Aim of the exercise —
Every line in the listing below from the one with "Consider a lattice L on the 15" through the one with "eta <· beta" is to be reproduced exactly, both ends included; leave out the rest.

Data provided —
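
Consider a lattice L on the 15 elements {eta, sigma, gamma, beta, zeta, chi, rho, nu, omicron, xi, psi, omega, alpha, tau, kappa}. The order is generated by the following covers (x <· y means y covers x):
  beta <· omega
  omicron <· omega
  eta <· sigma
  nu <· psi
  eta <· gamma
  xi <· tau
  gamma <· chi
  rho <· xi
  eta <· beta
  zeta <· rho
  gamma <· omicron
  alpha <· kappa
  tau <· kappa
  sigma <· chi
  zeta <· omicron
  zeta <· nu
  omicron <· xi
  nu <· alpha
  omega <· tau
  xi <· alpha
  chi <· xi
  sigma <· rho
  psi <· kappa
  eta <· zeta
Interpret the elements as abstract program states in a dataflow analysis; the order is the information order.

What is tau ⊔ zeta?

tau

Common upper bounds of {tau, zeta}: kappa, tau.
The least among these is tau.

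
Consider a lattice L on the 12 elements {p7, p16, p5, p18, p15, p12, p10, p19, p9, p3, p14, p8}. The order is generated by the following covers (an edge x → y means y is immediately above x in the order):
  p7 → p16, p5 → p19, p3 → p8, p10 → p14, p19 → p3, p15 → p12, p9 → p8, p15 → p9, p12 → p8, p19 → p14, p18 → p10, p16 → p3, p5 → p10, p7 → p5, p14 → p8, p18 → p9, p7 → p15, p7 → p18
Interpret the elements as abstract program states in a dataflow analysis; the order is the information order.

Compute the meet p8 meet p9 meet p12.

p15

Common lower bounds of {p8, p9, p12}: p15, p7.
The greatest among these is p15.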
---
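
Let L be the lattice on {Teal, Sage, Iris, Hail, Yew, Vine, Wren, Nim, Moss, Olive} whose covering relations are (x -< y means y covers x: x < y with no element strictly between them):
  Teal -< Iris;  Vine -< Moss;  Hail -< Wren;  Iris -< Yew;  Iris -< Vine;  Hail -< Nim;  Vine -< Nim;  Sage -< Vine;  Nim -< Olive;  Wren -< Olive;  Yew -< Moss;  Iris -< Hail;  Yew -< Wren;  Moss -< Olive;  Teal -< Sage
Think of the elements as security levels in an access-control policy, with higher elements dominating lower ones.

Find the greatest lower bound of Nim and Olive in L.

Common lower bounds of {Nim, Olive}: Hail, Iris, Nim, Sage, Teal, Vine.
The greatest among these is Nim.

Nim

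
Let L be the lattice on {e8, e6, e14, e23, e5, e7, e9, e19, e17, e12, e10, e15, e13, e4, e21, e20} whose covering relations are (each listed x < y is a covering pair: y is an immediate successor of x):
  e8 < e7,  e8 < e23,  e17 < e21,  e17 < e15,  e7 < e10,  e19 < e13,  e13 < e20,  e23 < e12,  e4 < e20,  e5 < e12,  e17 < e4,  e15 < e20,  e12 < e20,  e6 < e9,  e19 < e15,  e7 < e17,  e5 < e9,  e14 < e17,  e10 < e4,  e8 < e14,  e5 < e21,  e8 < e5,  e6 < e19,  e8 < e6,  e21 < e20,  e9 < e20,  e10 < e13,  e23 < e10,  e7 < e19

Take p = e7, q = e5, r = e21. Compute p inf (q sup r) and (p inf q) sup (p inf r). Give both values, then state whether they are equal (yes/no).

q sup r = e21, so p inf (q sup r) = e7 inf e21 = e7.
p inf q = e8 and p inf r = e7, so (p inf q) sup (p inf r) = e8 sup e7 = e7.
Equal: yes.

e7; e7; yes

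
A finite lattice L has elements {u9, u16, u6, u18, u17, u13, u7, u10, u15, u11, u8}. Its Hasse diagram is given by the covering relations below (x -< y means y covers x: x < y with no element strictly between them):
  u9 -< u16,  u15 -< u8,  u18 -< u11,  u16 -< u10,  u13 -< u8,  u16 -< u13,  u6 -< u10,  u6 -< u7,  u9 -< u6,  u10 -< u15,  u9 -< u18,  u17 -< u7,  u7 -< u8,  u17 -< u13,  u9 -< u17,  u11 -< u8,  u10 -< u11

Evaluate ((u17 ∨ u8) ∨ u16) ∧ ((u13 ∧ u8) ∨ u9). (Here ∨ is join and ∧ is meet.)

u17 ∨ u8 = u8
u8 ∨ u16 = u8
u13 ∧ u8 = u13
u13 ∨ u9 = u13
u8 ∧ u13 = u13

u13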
...
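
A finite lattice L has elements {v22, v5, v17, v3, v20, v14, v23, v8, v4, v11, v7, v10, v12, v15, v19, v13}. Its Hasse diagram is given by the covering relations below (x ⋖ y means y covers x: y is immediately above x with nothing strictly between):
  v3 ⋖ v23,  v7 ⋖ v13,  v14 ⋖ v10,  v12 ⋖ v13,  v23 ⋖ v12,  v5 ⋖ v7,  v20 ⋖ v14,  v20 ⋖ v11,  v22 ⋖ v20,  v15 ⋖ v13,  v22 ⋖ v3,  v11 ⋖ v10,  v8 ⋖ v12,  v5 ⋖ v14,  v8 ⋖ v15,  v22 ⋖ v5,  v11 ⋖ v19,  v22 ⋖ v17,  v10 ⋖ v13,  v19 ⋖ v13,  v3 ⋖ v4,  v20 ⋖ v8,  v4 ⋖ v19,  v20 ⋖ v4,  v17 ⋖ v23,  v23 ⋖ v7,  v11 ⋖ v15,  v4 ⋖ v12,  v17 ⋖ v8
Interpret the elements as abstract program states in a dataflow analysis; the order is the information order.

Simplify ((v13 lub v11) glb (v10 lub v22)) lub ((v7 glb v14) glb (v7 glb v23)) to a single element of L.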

Answer space —
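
Consider a lattice L on the 15 elements {eta, sigma, gamma, beta, zeta, chi, rho, nu, omicron, xi, psi, omega, alpha, tau, kappa}. The order is generated by the following covers (x <· y means y covers x):
  beta <· omega
  omicron <· omega
  eta <· sigma
  nu <· psi
  eta <· gamma
  xi <· tau
  gamma <· chi
  rho <· xi
  eta <· beta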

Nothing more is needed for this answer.